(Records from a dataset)
++++++++++++++++++++
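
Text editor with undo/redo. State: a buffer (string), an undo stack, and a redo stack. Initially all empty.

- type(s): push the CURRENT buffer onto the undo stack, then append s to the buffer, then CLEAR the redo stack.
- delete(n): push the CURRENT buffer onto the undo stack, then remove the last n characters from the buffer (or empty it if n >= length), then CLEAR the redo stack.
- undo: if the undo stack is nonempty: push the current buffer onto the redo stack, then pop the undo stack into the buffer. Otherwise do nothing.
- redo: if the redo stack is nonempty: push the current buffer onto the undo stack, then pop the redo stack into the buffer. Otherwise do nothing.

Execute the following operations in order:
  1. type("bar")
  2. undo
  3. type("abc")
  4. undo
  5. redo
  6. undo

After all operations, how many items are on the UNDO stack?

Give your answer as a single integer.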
++++++++++++++++++++
**Prompt**
Copy exactly. The range runs from the line containing "- delete(n): push" through the last line of the data.

**Response**
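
- delete(n): push the CURRENT buffer onto the undo stack, then remove the last n characters from the buffer (or empty it if n >= length), then CLEAR the redo stack.
- undo: if the undo stack is nonempty: push the current buffer onto the redo stack, then pop the undo stack into the buffer. Otherwise do nothing.
- redo: if the redo stack is nonempty: push the current buffer onto the undo stack, then pop the redo stack into the buffer. Otherwise do nothing.

Execute the following operations in order:
  1. type("bar")
  2. undo
  3. type("abc")
  4. undo
  5. redo
  6. undo

After all operations, how many items are on the UNDO stack?

Give your answer as a single integer.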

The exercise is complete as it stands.